**Provided material:**
▽
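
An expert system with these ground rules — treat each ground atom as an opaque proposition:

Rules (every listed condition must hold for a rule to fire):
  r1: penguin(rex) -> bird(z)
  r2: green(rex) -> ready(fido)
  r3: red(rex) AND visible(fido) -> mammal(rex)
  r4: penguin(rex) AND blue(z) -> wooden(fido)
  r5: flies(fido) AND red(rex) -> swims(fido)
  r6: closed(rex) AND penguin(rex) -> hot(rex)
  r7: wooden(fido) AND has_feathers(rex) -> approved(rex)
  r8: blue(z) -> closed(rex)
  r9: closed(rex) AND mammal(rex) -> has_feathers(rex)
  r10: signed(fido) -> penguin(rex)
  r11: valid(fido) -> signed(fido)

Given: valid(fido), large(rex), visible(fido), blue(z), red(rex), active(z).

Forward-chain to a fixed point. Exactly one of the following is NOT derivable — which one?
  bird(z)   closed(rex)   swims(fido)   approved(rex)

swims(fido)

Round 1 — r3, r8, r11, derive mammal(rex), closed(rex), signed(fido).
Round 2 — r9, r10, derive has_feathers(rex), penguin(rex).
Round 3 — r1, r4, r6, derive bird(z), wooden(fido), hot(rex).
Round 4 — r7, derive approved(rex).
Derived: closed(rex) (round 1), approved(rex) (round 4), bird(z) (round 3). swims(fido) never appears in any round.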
△
▽
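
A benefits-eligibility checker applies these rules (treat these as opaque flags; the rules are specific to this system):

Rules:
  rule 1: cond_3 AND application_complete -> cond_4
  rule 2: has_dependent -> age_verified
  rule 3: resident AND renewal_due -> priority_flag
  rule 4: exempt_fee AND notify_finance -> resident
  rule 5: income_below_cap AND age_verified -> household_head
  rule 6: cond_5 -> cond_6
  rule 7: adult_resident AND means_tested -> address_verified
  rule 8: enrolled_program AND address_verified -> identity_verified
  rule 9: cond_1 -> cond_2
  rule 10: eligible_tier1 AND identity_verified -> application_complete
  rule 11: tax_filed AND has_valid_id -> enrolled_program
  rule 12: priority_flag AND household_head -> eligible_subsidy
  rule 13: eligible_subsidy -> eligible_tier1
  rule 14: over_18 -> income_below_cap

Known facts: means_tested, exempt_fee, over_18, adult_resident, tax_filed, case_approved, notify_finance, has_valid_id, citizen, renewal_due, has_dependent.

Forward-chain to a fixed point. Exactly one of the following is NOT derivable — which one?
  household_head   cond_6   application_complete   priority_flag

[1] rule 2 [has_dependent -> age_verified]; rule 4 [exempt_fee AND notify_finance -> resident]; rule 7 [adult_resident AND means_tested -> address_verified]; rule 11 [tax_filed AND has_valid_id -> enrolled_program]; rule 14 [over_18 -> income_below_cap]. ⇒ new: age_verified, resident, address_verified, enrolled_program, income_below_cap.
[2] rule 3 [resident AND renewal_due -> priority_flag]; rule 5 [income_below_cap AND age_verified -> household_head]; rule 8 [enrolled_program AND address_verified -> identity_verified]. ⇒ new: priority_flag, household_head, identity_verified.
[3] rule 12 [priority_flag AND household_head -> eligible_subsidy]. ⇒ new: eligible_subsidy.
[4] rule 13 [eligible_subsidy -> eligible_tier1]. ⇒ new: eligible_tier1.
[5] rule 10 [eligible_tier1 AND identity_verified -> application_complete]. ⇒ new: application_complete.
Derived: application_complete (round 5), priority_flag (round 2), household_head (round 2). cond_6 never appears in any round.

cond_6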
△
**Instructions to follow:**
Among the lines above, list those that contain the word "blue".

**Problem solution:**
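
  r4: penguin(rex) AND blue(z) -> wooden(fido)
  r8: blue(z) -> closed(rex)
Given: valid(fido), large(rex), visible(fido), blue(z), red(rex), active(z).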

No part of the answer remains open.